[Source records]

____

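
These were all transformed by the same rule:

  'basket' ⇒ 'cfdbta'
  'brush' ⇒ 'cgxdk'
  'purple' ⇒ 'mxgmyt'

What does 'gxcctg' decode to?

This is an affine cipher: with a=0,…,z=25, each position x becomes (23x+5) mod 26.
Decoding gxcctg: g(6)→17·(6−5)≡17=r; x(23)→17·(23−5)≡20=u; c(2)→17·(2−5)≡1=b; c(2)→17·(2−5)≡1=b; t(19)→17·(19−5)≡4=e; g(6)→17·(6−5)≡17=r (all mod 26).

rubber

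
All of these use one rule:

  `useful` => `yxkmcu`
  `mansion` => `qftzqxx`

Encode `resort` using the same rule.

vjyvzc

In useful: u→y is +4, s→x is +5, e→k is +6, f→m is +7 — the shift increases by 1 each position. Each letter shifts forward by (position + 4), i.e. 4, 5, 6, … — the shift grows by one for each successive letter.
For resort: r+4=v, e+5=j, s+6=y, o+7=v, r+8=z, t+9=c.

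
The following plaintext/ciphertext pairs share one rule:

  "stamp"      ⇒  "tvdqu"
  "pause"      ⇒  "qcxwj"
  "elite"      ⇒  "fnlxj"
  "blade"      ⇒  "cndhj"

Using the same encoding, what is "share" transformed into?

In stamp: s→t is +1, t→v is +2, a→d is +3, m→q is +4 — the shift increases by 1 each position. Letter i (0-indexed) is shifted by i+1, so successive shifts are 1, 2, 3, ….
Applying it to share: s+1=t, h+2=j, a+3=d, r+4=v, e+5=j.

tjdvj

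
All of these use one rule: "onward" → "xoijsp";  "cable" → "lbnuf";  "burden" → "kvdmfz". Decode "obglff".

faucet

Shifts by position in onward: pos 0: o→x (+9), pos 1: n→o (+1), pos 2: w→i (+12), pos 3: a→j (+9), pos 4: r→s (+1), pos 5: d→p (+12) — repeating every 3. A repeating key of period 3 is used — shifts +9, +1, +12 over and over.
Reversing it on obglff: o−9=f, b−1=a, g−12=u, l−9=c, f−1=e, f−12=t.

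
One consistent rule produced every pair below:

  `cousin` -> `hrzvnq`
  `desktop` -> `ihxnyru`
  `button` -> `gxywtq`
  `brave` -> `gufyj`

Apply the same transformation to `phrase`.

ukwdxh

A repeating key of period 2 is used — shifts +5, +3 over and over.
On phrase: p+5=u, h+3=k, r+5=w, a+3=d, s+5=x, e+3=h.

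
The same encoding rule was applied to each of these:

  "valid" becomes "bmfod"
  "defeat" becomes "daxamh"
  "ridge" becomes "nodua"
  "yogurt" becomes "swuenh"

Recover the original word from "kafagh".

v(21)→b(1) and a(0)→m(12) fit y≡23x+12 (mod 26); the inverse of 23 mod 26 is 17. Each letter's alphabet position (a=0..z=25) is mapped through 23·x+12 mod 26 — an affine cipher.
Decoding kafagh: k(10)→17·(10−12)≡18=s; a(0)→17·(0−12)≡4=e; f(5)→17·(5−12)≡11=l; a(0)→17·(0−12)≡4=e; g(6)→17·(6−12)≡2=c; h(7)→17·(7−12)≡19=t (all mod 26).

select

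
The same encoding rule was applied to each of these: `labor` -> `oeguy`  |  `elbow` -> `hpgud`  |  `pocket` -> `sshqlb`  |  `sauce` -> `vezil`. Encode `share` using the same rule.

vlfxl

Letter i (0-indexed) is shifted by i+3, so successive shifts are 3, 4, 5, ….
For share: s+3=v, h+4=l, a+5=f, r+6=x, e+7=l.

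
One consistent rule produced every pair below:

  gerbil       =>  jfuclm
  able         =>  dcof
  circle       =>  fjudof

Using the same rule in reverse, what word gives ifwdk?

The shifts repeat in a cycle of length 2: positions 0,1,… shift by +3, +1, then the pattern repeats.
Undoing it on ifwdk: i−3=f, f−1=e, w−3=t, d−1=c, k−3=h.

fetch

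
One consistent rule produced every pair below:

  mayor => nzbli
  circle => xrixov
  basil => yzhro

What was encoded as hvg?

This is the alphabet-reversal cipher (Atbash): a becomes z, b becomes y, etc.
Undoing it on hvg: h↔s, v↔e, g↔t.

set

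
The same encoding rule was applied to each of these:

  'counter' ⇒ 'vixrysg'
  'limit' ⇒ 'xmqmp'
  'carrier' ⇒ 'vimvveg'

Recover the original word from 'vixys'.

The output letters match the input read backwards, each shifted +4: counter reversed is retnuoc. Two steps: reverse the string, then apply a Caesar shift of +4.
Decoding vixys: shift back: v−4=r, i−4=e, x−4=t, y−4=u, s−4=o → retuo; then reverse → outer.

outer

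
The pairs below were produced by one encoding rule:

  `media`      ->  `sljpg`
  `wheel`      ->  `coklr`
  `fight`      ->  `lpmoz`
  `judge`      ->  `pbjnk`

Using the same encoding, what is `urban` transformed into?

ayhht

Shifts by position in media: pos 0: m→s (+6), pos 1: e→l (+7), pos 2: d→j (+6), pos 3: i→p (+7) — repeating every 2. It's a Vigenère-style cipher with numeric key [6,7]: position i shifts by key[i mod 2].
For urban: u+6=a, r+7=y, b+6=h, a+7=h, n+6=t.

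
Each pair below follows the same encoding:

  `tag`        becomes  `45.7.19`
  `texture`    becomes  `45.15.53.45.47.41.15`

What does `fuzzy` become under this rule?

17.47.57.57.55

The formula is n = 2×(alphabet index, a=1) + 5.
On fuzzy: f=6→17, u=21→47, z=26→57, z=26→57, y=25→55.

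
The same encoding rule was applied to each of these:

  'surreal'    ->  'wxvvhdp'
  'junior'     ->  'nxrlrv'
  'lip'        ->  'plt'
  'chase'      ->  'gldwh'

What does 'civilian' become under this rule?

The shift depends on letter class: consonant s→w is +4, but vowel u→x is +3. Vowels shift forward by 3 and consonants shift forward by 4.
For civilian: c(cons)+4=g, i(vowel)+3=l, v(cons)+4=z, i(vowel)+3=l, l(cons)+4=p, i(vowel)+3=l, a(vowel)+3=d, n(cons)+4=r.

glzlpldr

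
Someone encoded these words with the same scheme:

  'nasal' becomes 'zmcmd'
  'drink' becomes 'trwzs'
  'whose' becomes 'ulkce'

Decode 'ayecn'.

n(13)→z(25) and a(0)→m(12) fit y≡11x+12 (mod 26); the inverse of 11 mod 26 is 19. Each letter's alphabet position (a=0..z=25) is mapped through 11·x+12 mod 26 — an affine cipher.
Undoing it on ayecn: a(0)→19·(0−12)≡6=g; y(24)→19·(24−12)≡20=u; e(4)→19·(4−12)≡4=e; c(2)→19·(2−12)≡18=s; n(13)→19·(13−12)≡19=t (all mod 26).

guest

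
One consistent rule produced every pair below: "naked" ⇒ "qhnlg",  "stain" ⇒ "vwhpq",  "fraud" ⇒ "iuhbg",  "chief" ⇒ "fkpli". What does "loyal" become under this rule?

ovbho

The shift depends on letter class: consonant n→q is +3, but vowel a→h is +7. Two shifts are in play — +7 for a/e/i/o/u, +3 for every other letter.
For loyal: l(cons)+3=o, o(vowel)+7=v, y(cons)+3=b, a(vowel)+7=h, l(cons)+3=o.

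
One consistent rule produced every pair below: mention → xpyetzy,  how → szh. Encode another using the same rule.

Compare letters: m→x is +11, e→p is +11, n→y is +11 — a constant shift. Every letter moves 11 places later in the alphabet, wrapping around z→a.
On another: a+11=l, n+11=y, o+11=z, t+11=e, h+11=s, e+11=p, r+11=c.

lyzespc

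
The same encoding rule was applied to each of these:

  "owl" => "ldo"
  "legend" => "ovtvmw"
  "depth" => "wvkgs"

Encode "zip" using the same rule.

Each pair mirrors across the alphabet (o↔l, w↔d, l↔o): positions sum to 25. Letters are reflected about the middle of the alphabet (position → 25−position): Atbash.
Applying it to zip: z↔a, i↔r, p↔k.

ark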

____

Each line from the one holding "What does 'civilian' become under this rule?" to the end of the data above goes into the answer exactly as written, and no other line does.

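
What does 'civilian' become under this rule?

The shift depends on letter class: consonant s→w is +4, but vowel u→x is +3. Vowels shift forward by 3 and consonants shift forward by 4.
For civilian: c(cons)+4=g, i(vowel)+3=l, v(cons)+4=z, i(vowel)+3=l, l(cons)+4=p, i(vowel)+3=l, a(vowel)+3=d, n(cons)+4=r.

glzlpldr

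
Someone encoded these words with the same scheme:

  'nasal' becomes 'zmcmd'
  'drink' becomes 'trwzs'
  'whose' becomes 'ulkce'

Decode 'ayecn'.

n(13)→z(25) and a(0)→m(12) fit y≡11x+12 (mod 26); the inverse of 11 mod 26 is 19. Each letter's alphabet position (a=0..z=25) is mapped through 11·x+12 mod 26 — an affine cipher.
Undoing it on ayecn: a(0)→19·(0−12)≡6=g; y(24)→19·(24−12)≡20=u; e(4)→19·(4−12)≡4=e; c(2)→19·(2−12)≡18=s; n(13)→19·(13−12)≡19=t (all mod 26).

guest

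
One consistent rule produced every pair below: "naked" ⇒ "qhnlg",  "stain" ⇒ "vwhpq",  "fraud" ⇒ "iuhbg",  "chief" ⇒ "fkpli". What does "loyal" become under this rule?

ovbho

The shift depends on letter class: consonant n→q is +3, but vowel a→h is +7. Two shifts are in play — +7 for a/e/i/o/u, +3 for every other letter.
For loyal: l(cons)+3=o, o(vowel)+7=v, y(cons)+3=b, a(vowel)+7=h, l(cons)+3=o.

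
One consistent rule produced every pair below: mention → xpyetzy,  how → szh. Encode another using the same rule.

Compare letters: m→x is +11, e→p is +11, n→y is +11 — a constant shift. Every letter moves 11 places later in the alphabet, wrapping around z→a.
On another: a+11=l, n+11=y, o+11=z, t+11=e, h+11=s, e+11=p, r+11=c.

lyzespc

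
The same encoding rule was applied to each of these:

  "owl" => "ldo"
  "legend" => "ovtvmw"
  "depth" => "wvkgs"

Encode "zip" using the same rule.

Each pair mirrors across the alphabet (o↔l, w↔d, l↔o): positions sum to 25. Letters are reflected about the middle of the alphabet (position → 25−position): Atbash.
Applying it to zip: z↔a, i↔r, p↔k.

ark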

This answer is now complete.